◆ WORK TO BE COMPLETED ◆
Nothing but the lines below between the line holding "Apply the transformation" and the line holding "B = [[4, 2], [0, -2]]", inclusive, should appear in the answer, each set down exactly.

◆ EXTRACTED INFORMATION ◆

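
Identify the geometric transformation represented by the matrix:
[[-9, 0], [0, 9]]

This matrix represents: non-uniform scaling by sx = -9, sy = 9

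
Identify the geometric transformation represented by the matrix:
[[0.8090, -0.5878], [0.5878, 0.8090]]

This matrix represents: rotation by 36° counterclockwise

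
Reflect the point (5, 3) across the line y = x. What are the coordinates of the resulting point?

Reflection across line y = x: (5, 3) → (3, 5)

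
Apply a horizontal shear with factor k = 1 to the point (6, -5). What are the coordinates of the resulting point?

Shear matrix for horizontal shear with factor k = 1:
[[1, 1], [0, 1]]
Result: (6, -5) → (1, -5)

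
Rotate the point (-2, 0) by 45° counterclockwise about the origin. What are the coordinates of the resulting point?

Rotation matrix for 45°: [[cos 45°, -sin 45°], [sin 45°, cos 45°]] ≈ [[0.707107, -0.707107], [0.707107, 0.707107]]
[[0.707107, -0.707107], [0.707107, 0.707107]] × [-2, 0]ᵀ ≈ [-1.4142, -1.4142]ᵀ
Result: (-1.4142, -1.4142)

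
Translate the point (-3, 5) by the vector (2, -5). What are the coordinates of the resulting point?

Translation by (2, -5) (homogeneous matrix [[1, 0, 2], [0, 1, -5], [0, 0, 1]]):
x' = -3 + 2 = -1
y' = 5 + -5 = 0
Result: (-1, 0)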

==

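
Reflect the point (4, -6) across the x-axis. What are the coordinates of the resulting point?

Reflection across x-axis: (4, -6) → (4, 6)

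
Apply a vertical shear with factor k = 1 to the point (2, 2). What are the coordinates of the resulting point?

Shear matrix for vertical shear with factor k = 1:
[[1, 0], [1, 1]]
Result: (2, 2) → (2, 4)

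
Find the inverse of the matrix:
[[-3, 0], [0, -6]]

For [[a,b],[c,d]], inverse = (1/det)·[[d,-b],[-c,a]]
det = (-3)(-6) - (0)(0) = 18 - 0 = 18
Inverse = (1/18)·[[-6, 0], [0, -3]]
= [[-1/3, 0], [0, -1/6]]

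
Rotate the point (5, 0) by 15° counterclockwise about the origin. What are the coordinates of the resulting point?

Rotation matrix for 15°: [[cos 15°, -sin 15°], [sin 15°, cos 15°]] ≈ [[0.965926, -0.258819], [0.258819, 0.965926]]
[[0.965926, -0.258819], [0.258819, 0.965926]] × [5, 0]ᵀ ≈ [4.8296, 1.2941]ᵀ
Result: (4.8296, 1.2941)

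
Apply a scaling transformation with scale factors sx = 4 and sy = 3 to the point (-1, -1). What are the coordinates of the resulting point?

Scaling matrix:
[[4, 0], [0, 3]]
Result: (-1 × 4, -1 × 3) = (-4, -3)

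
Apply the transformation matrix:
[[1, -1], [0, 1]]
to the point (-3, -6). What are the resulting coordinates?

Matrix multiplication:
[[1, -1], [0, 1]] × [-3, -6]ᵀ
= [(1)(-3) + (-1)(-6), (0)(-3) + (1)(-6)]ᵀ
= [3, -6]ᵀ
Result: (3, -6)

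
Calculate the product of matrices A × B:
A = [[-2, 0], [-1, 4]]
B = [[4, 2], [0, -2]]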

◆ RESPONSE TO THIS EXERCISE ◆
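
Apply the transformation matrix:
[[1, -1], [0, 1]]
to the point (-3, -6). What are the resulting coordinates?

Matrix multiplication:
[[1, -1], [0, 1]] × [-3, -6]ᵀ
= [(1)(-3) + (-1)(-6), (0)(-3) + (1)(-6)]ᵀ
= [3, -6]ᵀ
Result: (3, -6)

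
Calculate the product of matrices A × B:
A = [[-2, 0], [-1, 4]]
B = [[4, 2], [0, -2]]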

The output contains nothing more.